Stored data entries
:::::
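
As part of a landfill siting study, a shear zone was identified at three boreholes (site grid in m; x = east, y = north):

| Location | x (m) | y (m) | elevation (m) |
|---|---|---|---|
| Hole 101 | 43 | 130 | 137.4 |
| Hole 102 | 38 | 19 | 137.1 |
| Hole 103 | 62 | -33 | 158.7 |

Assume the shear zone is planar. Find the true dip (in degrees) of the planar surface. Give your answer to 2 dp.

39.56°

Two edge vectors: Hole 101→Hole 102 = (-5, -111, -0.3), Hole 101→Hole 103 = (19, -163, 21.3).
Normal n = (Hole 101→Hole 102) × (Hole 101→Hole 103) = (-2413.2, 100.8, 2924).
So ∂z/∂x = −n_x/n_z = 0.82531 and ∂z/∂y = −n_y/n_z = −0.03447.
Gradient magnitude |∇z| = √(a² + b²) = √(0.68113 + 0.00119) = 0.82603.
True dip = arctan(0.82603) = 39.56°, dipping toward W (azimuth ≈ 272°).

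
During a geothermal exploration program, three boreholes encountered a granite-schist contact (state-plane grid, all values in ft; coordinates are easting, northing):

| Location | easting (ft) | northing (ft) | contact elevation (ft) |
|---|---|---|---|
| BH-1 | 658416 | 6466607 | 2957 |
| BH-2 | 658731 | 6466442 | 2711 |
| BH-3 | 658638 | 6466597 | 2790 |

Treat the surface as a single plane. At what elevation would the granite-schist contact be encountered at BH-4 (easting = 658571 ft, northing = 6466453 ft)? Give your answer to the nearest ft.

2832 ft

Two edge vectors: BH-1→BH-2 = (315, -165, -246), BH-1→BH-3 = (222, -10, -167).
Normal n = (BH-1→BH-2) × (BH-1→BH-3) = (25095, -2007, 33480).
So ∂z/∂easting = −n_x/n_z = −0.74955197 and ∂z/∂northing = −n_y/n_z = 0.05994624.
Intercept c from BH-1: 2957 + 493517.01 − 387648.75 = 108825.26.
At (658571, 6466453): z = −493633.2 + 387639.5 + 108825.26 = 2831.6 ft.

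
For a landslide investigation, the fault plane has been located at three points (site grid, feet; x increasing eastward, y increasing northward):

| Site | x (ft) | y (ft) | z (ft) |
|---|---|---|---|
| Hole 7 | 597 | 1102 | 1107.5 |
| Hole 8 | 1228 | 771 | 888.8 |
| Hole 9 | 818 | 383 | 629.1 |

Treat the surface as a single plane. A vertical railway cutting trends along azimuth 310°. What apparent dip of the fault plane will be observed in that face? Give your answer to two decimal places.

Two edge vectors: Hole 7→Hole 8 = (631, -331, -218.7), Hole 7→Hole 9 = (221, -719, -478.4).
Normal n = (Hole 7→Hole 8) × (Hole 7→Hole 9) = (1105.1, 253537.7, -380538).
So ∂z/∂x = −n_x/n_z = 0.00290 and ∂z/∂y = −n_y/n_z = 0.66626.
Unit vector along 310° is (sin 310°, cos 310°) = (-0.7660, 0.6428).
Slope in that direction = a·(-0.7660) + b·(0.6428) = 0.42604.
Apparent dip = arctan|0.42604| = 23.08° (true dip is 33.7°, so apparent ≤ true as expected).

23.08°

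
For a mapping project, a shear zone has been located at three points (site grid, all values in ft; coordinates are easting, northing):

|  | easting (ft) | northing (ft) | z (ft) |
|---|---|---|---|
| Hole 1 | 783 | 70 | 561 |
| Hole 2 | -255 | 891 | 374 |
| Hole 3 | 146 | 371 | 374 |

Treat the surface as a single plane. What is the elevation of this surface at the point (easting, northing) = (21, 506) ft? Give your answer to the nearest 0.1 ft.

Let the plane be z = a·easting + b·northing + c.
Hole 2−Hole 1: −1038a + 821b = −187;  Hole 3−Hole 1: −637a + 301b = −187.
Solving gives a = 0.46186, b = 0.35617.
Then c = 561 − a·783 − b·70 = 174.43.
At (21, 506): z = 9.7 + 180.2 + 174.43 = 364.3 ft.

364.3 ft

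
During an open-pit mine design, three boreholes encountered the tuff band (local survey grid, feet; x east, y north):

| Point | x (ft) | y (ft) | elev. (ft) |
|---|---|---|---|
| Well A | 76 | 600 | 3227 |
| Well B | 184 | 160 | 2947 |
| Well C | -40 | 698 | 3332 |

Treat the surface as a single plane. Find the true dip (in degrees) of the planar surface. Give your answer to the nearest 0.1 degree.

Let the plane be z = a·x + b·y + c.
Well B−Well A: 108a − 440b = −280;  Well C−Well A: −116a + 98b = 105.
Solving gives a = −0.46371, b = 0.52254.
Gradient magnitude |∇z| = √(a² + b²) = √(0.21503 + 0.27305) = 0.69863.
True dip = arctan(0.69863) = 34.9°, dipping toward SE (azimuth ≈ 138°).

34.9°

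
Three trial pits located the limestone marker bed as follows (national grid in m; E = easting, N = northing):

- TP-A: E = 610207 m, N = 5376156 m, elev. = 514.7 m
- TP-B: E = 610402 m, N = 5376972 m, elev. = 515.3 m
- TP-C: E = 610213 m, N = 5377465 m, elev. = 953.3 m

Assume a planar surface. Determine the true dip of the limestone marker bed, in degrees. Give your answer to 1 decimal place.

Let the plane be z = a·E + b·N + c.
TP-B−TP-A: 195a + 816b = 0.6;  TP-C−TP-A: 6a + 1309b = 438.6.
Solving gives a = −1.42640, b = 0.34160.
Gradient magnitude |∇z| = √(a² + b²) = √(2.03462 + 0.11669) = 1.46673.
True dip = arctan(1.46673) = 55.7°, dipping toward ESE (azimuth ≈ 103°).

55.7°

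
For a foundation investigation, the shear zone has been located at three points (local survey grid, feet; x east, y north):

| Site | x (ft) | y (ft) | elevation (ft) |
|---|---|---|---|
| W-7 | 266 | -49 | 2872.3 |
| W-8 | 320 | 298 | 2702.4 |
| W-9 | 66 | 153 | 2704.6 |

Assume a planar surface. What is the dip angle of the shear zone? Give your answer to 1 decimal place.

31.5°

Two edge vectors: W-7→W-8 = (54, 347, -169.9), W-7→W-9 = (-200, 202, -167.7).
Normal n = (W-7→W-8) × (W-7→W-9) = (-23872.1, 43035.8, 80308).
So ∂z/∂x = −n_x/n_z = 0.29726 and ∂z/∂y = −n_y/n_z = −0.53588.
Gradient magnitude |∇z| = √(a² + b²) = √(0.08836 + 0.28717) = 0.61281.
True dip = arctan(0.61281) = 31.5°, dipping toward NNW (azimuth ≈ 331°).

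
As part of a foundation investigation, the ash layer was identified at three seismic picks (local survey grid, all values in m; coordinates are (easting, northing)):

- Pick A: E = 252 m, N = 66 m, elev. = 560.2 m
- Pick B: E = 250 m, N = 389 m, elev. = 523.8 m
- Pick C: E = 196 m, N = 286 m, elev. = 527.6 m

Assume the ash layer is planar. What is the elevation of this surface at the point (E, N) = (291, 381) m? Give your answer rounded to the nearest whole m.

Let the plane be z = a·E + b·N + c.
Pick B−Pick A: −2a + 323b = −36.4;  Pick C−Pick A: −56a + 220b = −32.6.
Solving gives a = 0.14289, b = −0.11181.
Then c = 560.2 − a·252 − b·66 = 531.57.
At (291, 381): z = 41.6 − 42.6 + 531.57 = 530.6 m.

531 m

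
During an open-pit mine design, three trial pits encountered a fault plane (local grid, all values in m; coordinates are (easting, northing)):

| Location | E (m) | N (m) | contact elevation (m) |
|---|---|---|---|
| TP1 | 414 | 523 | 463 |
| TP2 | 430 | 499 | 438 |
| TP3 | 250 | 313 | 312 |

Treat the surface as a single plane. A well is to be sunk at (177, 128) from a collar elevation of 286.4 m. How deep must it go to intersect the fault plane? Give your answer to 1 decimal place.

123.4 m

Let the plane be z = a·E + b·N + c.
TP2−TP1: 16a − 24b = −25;  TP3−TP1: −164a − 210b = −151.
Solving gives a = −0.22286, b = 0.89309.
Then c = 463 − a·414 − b·523 = 88.18.
At (177, 128): z_contact = −39.45 + 114.32 + 88.18 = 163.05 m.
Depth below ground = 286.4 − 163.05 = 123.4 m.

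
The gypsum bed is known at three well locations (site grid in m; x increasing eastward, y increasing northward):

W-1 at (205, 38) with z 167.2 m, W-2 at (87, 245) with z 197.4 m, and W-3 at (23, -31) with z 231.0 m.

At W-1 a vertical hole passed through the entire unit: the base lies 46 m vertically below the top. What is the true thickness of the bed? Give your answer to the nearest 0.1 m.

43.6 m

Let the plane be z = a·x + b·y + c.
W-2−W-1: −118a + 207b = 30.2;  W-3−W-1: −182a − 69b = 63.8.
Solving gives a = −0.33373, b = −0.04435.
|∇z| = √(a²+b²) = 0.33667, so dip δ = arctan(0.33667) = 18.61°.
True thickness = vertical thickness × cos δ = 46 × cos 18.61° = 43.6 m.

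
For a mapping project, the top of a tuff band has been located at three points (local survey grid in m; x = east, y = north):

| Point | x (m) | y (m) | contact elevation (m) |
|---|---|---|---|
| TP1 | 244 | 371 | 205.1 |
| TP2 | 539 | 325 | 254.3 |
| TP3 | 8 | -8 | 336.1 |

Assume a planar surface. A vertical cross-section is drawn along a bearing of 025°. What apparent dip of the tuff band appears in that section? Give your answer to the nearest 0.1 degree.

Two edge vectors: TP1→TP2 = (295, -46, 49.2), TP1→TP3 = (-236, -379, 131).
Normal n = (TP1→TP2) × (TP1→TP3) = (12620.8, -50256.2, -122661).
So ∂z/∂x = −n_x/n_z = 0.10289 and ∂z/∂y = −n_y/n_z = −0.40972.
Unit vector along 025° is (sin 25°, cos 25°) = (0.4226, 0.9063).
Slope in that direction = a·(0.4226) + b·(0.9063) = −0.32785.
Apparent dip = arctan|0.32785| = 18.2° (true dip is 22.9°, so apparent ≤ true as expected).

18.2°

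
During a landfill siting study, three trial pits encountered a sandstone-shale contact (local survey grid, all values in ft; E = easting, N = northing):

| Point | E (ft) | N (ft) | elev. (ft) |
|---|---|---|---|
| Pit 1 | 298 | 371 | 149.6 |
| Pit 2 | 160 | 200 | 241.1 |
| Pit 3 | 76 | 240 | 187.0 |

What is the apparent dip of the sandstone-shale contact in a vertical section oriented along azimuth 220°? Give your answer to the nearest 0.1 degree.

Two edge vectors: Pit 1→Pit 2 = (-138, -171, 91.5), Pit 1→Pit 3 = (-222, -131, 37.4).
Normal n = (Pit 1→Pit 2) × (Pit 1→Pit 3) = (5591.1, -15151.8, -19884).
So ∂z/∂E = −n_x/n_z = 0.28119 and ∂z/∂N = −n_y/n_z = −0.76201.
Unit vector along 220° is (sin 220°, cos 220°) = (-0.6428, -0.7660).
Slope in that direction = a·(-0.6428) + b·(-0.7660) = 0.40299.
Apparent dip = arctan|0.40299| = 21.9° (true dip is 39.1°, so apparent ≤ true as expected).

21.9°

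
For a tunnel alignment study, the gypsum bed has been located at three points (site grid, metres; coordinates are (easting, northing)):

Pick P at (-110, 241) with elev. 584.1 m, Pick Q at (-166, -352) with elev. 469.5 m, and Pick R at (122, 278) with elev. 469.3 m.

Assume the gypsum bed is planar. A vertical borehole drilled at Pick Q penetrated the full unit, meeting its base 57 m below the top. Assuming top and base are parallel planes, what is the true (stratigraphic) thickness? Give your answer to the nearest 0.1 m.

Two edge vectors: Pick P→Pick Q = (-56, -593, -114.6), Pick P→Pick R = (232, 37, -114.8).
Normal n = (Pick P→Pick Q) × (Pick P→Pick R) = (72316.6, -33016, 135504).
So ∂z/∂E = −n_x/n_z = −0.53369 and ∂z/∂N = −n_y/n_z = 0.24365.
|∇z| = √(a²+b²) = 0.58668, so dip δ = arctan(0.58668) = 30.40°.
True thickness = vertical thickness × cos δ = 57 × cos 30.40° = 49.2 m.

49.2 m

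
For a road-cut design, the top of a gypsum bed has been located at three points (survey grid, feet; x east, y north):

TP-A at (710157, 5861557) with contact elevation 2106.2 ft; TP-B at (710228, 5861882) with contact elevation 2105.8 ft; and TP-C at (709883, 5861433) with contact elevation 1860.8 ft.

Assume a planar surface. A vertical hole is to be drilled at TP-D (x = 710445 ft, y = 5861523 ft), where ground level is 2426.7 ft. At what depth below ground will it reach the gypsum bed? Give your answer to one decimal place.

Let the plane be z = a·x + b·y + c.
TP-B−TP-A: 71a + 325b = −0.4;  TP-C−TP-A: −274a − 124b = −245.4.
Solving gives a = 0.994499414, b = −0.218490641.
Then c = 2106.2 − a·710157 − b·5861557 = 576550.83.
At (710445, 5861523): z_contact = 706537.14 − 1280687.92 + 576550.83 = 2400.04 ft.
Depth below ground = 2426.7 − 2400.04 = 26.7 ft.

26.7 ft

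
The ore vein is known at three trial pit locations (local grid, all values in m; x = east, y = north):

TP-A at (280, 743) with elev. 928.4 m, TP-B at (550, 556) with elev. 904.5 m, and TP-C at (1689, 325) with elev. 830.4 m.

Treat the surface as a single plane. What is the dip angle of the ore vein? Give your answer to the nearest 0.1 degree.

Two edge vectors: TP-A→TP-B = (270, -187, -23.9), TP-A→TP-C = (1409, -418, -98).
Normal n = (TP-A→TP-B) × (TP-A→TP-C) = (8335.8, -7215.1, 150623).
So ∂z/∂x = −n_x/n_z = −0.05534 and ∂z/∂y = −n_y/n_z = 0.04790.
Gradient magnitude |∇z| = √(a² + b²) = √(0.00306 + 0.00229) = 0.07319.
True dip = arctan(0.07319) = 4.2°, dipping toward SE (azimuth ≈ 131°).

4.2°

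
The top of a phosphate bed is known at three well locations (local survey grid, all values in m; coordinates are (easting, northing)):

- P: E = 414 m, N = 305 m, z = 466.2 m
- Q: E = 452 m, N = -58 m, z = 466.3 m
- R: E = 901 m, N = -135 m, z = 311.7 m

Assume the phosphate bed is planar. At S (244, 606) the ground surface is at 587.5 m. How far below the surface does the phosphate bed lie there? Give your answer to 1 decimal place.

Two edge vectors: P→Q = (38, -363, 0.1), P→R = (487, -440, -154.5).
Normal n = (P→Q) × (P→R) = (56127.5, 5919.7, 160061).
So ∂z/∂E = −n_x/n_z = −0.35066 and ∂z/∂N = −n_y/n_z = −0.03698.
Intercept c from P: 466.2 + 145.17 + 11.28 = 622.65.
At (244, 606): z_contact = −85.56 − 22.41 + 622.65 = 514.68 m.
Depth below ground = 587.5 − 514.68 = 72.8 m.

72.8 m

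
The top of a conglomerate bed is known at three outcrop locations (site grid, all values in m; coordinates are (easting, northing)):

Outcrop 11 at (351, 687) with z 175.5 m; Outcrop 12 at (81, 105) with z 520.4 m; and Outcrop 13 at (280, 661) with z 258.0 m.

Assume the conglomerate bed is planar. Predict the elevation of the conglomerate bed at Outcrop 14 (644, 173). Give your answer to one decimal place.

Let the plane be z = a·E + b·N + c.
Outcrop 12−Outcrop 11: −270a − 582b = 344.9;  Outcrop 13−Outcrop 11: −71a − 26b = 82.5.
Solving gives a = −1.13835, b = −0.06451.
Then c = 175.5 − a·351 − b·687 = 619.38.
At (644, 173): z = −733.1 − 11.2 + 619.38 = -124.9 m.

-124.9 m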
:::::
Directions ::
Only the lines above from the line containing "371 | 205.1 |" through the line containing "240 | 187.0 |" should be retyped, exactly and with both ends included.

Answer for this exercise ::
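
| TP1 | 244 | 371 | 205.1 |
| TP2 | 539 | 325 | 254.3 |
| TP3 | 8 | -8 | 336.1 |

Assume a planar surface. A vertical cross-section is drawn along a bearing of 025°. What apparent dip of the tuff band appears in that section? Give your answer to the nearest 0.1 degree.

Two edge vectors: TP1→TP2 = (295, -46, 49.2), TP1→TP3 = (-236, -379, 131).
Normal n = (TP1→TP2) × (TP1→TP3) = (12620.8, -50256.2, -122661).
So ∂z/∂x = −n_x/n_z = 0.10289 and ∂z/∂y = −n_y/n_z = −0.40972.
Unit vector along 025° is (sin 25°, cos 25°) = (0.4226, 0.9063).
Slope in that direction = a·(0.4226) + b·(0.9063) = −0.32785.
Apparent dip = arctan|0.32785| = 18.2° (true dip is 22.9°, so apparent ≤ true as expected).

18.2°

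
During a landfill siting study, three trial pits encountered a sandstone-shale contact (local survey grid, all values in ft; E = easting, N = northing):

| Point | E (ft) | N (ft) | elev. (ft) |
|---|---|---|---|
| Pit 1 | 298 | 371 | 149.6 |
| Pit 2 | 160 | 200 | 241.1 |
| Pit 3 | 76 | 240 | 187.0 |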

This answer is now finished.